The input Block Start
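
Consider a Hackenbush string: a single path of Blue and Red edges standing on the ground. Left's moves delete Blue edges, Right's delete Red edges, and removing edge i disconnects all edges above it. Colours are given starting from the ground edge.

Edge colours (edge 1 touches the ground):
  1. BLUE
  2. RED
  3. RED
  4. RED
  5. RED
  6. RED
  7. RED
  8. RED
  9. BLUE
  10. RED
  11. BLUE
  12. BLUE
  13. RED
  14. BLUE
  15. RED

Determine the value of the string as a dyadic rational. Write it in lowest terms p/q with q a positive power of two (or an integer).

181/16384

Recurse on prefixes of the 15-edge string BLUE RED RED RED RED RED RED RED BLUE RED BLUE BLUE RED BLUE RED:
value(B) = { 0 | none } = 1
value(BR) = { 0 | 1 } = 1/2
value(BRR) = { 0 | 1/2 1 } = 1/4
value(BRRR) = { 0 | 1/4 1/2 1 } = 1/8
value(BRRRR) = { 0 | 1/8 1/4 1/2 1 } = 1/16
value(BRRRRR) = { 0 | 1/16 1/8 1/4 1/2 1 } = 1/32
value(BRRRRRR) = { 0 | 1/32 1/16 1/8 1/4 1/2 1 } = 1/64
value(BRRRRRRR) = { 0 | 1/64 1/32 1/16 1/8 1/4 1/2 1 } = 1/128
value(BRRRRRRRB) = { 0 1/128 | 1/64 1/32 1/16 1/8 1/4 1/2 1 } = 3/256
value(BRRRRRRRBR) = { 0 1/128 | 3/256 1/64 1/32 1/16 1/8 1/4 1/2 1 } = 5/512
value(BRRRRRRRBRB) = { 0 1/128 5/512 | 3/256 1/64 1/32 1/16 1/8 1/4 1/2 1 } = 11/1024
value(BRRRRRRRBRBB) = { 0 1/128 5/512 11/1024 | 3/256 1/64 1/32 1/16 1/8 1/4 1/2 1 } = 23/2048
value(BRRRRRRRBRBBR) = { 0 1/128 5/512 11/1024 | 23/2048 3/256 1/64 1/32 1/16 1/8 1/4 1/2 1 } = 45/4096
value(BRRRRRRRBRBBRB) = { 0 1/128 5/512 11/1024 45/4096 | 23/2048 3/256 1/64 1/32 1/16 1/8 1/4 1/2 1 } = 91/8192
value(BRRRRRRRBRBBRBR) = { 0 1/128 5/512 11/1024 45/4096 | 91/8192 23/2048 3/256 1/64 1/32 1/16 1/8 1/4 1/2 1 } = 181/16384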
The input Block End
◆ What is being asked ◆
Line count for the word "ground": state how many lines of the listing hold it, and give only that number.

◆ Exercise answer ◆
2